Work instruction: Extract the complete listing and output it unchanged.

━━━━

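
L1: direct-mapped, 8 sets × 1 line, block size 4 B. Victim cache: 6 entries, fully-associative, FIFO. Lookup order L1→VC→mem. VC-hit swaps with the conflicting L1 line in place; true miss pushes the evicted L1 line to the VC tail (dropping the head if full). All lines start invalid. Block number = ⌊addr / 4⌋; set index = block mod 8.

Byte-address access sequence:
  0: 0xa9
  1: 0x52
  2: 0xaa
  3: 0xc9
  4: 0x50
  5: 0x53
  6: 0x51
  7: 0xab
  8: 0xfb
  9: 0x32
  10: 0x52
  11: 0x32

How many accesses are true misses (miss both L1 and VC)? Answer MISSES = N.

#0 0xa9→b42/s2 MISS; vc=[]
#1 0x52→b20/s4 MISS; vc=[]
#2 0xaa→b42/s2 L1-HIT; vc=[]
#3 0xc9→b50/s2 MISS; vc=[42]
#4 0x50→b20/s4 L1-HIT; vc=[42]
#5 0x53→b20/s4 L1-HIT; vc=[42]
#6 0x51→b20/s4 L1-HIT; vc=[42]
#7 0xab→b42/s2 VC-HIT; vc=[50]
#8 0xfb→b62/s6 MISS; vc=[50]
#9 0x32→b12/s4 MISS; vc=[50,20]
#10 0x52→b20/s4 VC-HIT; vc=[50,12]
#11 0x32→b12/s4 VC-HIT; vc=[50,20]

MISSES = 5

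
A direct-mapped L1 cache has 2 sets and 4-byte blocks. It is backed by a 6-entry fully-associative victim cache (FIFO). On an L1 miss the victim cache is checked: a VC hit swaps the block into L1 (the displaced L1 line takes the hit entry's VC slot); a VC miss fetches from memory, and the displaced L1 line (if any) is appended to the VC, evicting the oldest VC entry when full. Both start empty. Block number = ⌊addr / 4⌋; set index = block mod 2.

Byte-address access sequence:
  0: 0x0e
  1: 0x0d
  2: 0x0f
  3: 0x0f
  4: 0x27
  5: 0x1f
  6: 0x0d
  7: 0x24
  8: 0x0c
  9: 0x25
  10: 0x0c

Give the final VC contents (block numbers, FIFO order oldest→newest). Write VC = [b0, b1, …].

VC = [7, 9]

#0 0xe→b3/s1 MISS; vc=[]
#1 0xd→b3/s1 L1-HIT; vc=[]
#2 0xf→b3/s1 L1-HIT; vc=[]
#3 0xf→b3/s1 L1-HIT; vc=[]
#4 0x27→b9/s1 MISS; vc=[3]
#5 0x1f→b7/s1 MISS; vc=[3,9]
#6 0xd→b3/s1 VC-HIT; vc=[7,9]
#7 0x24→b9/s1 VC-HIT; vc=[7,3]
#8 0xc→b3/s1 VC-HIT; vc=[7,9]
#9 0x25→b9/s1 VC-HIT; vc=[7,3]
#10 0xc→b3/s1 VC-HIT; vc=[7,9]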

━━━━

Response area:
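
L1: direct-mapped, 8 sets × 1 line, block size 4 B. Victim cache: 6 entries, fully-associative, FIFO. Lookup order L1→VC→mem. VC-hit swaps with the conflicting L1 line in place; true miss pushes the evicted L1 line to the VC tail (dropping the head if full). All lines start invalid. Block number = ⌊addr / 4⌋; set index = block mod 8.

Byte-address access sequence:
  0: 0xa9
  1: 0x52
  2: 0xaa
  3: 0xc9
  4: 0x50
  5: 0x53
  6: 0x51
  7: 0xab
  8: 0xfb
  9: 0x32
  10: 0x52
  11: 0x32

How many accesses are true misses (miss both L1 and VC)? Answer MISSES = N.

#0 0xa9→b42/s2 MISS; vc=[]
#1 0x52→b20/s4 MISS; vc=[]
#2 0xaa→b42/s2 L1-HIT; vc=[]
#3 0xc9→b50/s2 MISS; vc=[42]
#4 0x50→b20/s4 L1-HIT; vc=[42]
#5 0x53→b20/s4 L1-HIT; vc=[42]
#6 0x51→b20/s4 L1-HIT; vc=[42]
#7 0xab→b42/s2 VC-HIT; vc=[50]
#8 0xfb→b62/s6 MISS; vc=[50]
#9 0x32→b12/s4 MISS; vc=[50,20]
#10 0x52→b20/s4 VC-HIT; vc=[50,12]
#11 0x32→b12/s4 VC-HIT; vc=[50,20]

MISSES = 5

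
A direct-mapped L1 cache has 2 sets and 4-byte blocks. It is backed by a 6-entry fully-associative victim cache (FIFO). On an L1 miss the victim cache is checked: a VC hit swaps the block into L1 (the displaced L1 line takes the hit entry's VC slot); a VC miss fetches from memory, and the displaced L1 line (if any) is appended to the VC, evicting the oldest VC entry when full. Both start empty. Block number = ⌊addr / 4⌋; set index = block mod 2.

Byte-address access sequence:
  0: 0x0e
  1: 0x0d
  2: 0x0f
  3: 0x0f
  4: 0x27
  5: 0x1f
  6: 0x0d
  7: 0x24
  8: 0x0c
  9: 0x25
  10: 0x0c

Give the final VC contents (block numbers, FIFO order oldest→newest). Write VC = [b0, b1, …].

VC = [7, 9]

#0 0xe→b3/s1 MISS; vc=[]
#1 0xd→b3/s1 L1-HIT; vc=[]
#2 0xf→b3/s1 L1-HIT; vc=[]
#3 0xf→b3/s1 L1-HIT; vc=[]
#4 0x27→b9/s1 MISS; vc=[3]
#5 0x1f→b7/s1 MISS; vc=[3,9]
#6 0xd→b3/s1 VC-HIT; vc=[7,9]
#7 0x24→b9/s1 VC-HIT; vc=[7,3]
#8 0xc→b3/s1 VC-HIT; vc=[7,9]
#9 0x25→b9/s1 VC-HIT; vc=[7,3]
#10 0xc→b3/s1 VC-HIT; vc=[7,9]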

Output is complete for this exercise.